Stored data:
---------------
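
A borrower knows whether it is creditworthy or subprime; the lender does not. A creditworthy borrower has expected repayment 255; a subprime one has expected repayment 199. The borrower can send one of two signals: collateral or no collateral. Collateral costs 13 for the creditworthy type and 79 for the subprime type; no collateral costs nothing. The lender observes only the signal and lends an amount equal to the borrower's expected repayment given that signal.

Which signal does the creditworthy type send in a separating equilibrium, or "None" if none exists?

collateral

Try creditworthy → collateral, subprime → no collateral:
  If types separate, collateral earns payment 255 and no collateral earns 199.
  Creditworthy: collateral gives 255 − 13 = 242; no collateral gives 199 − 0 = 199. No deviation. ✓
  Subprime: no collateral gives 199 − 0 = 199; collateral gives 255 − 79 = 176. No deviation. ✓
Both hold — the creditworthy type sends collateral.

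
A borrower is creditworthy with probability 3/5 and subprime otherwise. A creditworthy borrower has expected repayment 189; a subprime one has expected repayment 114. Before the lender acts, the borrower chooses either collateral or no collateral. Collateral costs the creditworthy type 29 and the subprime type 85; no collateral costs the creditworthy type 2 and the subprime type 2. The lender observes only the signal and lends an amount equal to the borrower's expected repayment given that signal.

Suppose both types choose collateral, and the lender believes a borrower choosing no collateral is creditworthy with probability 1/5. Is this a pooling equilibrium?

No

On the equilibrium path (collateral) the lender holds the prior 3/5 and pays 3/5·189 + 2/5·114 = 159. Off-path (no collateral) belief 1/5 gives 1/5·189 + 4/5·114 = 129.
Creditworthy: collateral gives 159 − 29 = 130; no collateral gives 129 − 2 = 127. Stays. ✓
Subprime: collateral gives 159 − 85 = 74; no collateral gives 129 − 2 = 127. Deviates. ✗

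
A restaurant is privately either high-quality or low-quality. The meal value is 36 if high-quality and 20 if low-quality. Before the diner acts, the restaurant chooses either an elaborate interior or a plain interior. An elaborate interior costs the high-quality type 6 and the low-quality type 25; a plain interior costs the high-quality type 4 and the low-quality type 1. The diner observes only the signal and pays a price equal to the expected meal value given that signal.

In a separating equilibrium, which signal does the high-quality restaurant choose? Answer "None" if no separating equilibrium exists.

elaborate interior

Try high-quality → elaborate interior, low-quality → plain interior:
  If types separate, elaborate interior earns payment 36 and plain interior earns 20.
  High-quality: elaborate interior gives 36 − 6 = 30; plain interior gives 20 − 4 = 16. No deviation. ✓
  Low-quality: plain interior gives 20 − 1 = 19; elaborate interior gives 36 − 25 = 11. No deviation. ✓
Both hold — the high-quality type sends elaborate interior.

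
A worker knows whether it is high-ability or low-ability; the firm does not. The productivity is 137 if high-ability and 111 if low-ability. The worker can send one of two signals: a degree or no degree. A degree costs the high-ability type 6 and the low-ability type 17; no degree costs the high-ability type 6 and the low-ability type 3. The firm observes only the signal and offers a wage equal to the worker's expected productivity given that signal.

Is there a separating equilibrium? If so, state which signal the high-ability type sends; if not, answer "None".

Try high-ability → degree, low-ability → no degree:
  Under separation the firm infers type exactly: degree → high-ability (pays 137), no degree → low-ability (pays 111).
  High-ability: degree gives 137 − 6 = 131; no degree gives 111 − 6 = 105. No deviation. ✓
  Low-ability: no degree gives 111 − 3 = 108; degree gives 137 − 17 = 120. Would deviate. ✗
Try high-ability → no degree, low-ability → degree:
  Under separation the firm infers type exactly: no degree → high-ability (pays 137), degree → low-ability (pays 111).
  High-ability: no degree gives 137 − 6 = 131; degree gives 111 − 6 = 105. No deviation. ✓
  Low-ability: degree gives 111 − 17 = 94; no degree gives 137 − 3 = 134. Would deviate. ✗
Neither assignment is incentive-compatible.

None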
---------------
DIRECTIONS:
Restate the entries above word for word.

WRITTEN ANSWER:
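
A borrower knows whether it is creditworthy or subprime; the lender does not. A creditworthy borrower has expected repayment 255; a subprime one has expected repayment 199. The borrower can send one of two signals: collateral or no collateral. Collateral costs 13 for the creditworthy type and 79 for the subprime type; no collateral costs nothing. The lender observes only the signal and lends an amount equal to the borrower's expected repayment given that signal.

Which signal does the creditworthy type send in a separating equilibrium, or "None" if none exists?

collateral

Try creditworthy → collateral, subprime → no collateral:
  If types separate, collateral earns payment 255 and no collateral earns 199.
  Creditworthy: collateral gives 255 − 13 = 242; no collateral gives 199 − 0 = 199. No deviation. ✓
  Subprime: no collateral gives 199 − 0 = 199; collateral gives 255 − 79 = 176. No deviation. ✓
Both hold — the creditworthy type sends collateral.

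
A borrower is creditworthy with probability 3/5 and subprime otherwise. A creditworthy borrower has expected repayment 189; a subprime one has expected repayment 114. Before the lender acts, the borrower chooses either collateral or no collateral. Collateral costs the creditworthy type 29 and the subprime type 85; no collateral costs the creditworthy type 2 and the subprime type 2. The lender observes only the signal and lends an amount equal to the borrower's expected repayment given that signal.

Suppose both types choose collateral, and the lender believes a borrower choosing no collateral is creditworthy with probability 1/5. Is this a pooling equilibrium?

No

On the equilibrium path (collateral) the lender holds the prior 3/5 and pays 3/5·189 + 2/5·114 = 159. Off-path (no collateral) belief 1/5 gives 1/5·189 + 4/5·114 = 129.
Creditworthy: collateral gives 159 − 29 = 130; no collateral gives 129 − 2 = 127. Stays. ✓
Subprime: collateral gives 159 − 85 = 74; no collateral gives 129 − 2 = 127. Deviates. ✗

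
A restaurant is privately either high-quality or low-quality. The meal value is 36 if high-quality and 20 if low-quality. Before the diner acts, the restaurant chooses either an elaborate interior or a plain interior. An elaborate interior costs the high-quality type 6 and the low-quality type 25; a plain interior costs the high-quality type 4 and the low-quality type 1. The diner observes only the signal and pays a price equal to the expected meal value given that signal.

In a separating equilibrium, which signal does the high-quality restaurant choose? Answer "None" if no separating equilibrium exists.

elaborate interior

Try high-quality → elaborate interior, low-quality → plain interior:
  If types separate, elaborate interior earns payment 36 and plain interior earns 20.
  High-quality: elaborate interior gives 36 − 6 = 30; plain interior gives 20 − 4 = 16. No deviation. ✓
  Low-quality: plain interior gives 20 − 1 = 19; elaborate interior gives 36 − 25 = 11. No deviation. ✓
Both hold — the high-quality type sends elaborate interior.

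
A worker knows whether it is high-ability or low-ability; the firm does not. The productivity is 137 if high-ability and 111 if low-ability. The worker can send one of two signals: a degree or no degree. A degree costs the high-ability type 6 and the low-ability type 17; no degree costs the high-ability type 6 and the low-ability type 3. The firm observes only the signal and offers a wage equal to the worker's expected productivity given that signal.

Is there a separating equilibrium? If so, state which signal the high-ability type sends; if not, answer "None".

Try high-ability → degree, low-ability → no degree:
  Under separation the firm infers type exactly: degree → high-ability (pays 137), no degree → low-ability (pays 111).
  High-ability: degree gives 137 − 6 = 131; no degree gives 111 − 6 = 105. No deviation. ✓
  Low-ability: no degree gives 111 − 3 = 108; degree gives 137 − 17 = 120. Would deviate. ✗
Try high-ability → no degree, low-ability → degree:
  Under separation the firm infers type exactly: no degree → high-ability (pays 137), degree → low-ability (pays 111).
  High-ability: no degree gives 137 − 6 = 131; degree gives 111 − 6 = 105. No deviation. ✓
  Low-ability: degree gives 111 − 17 = 94; no degree gives 137 − 3 = 134. Would deviate. ✗
Neither assignment is incentive-compatible.

None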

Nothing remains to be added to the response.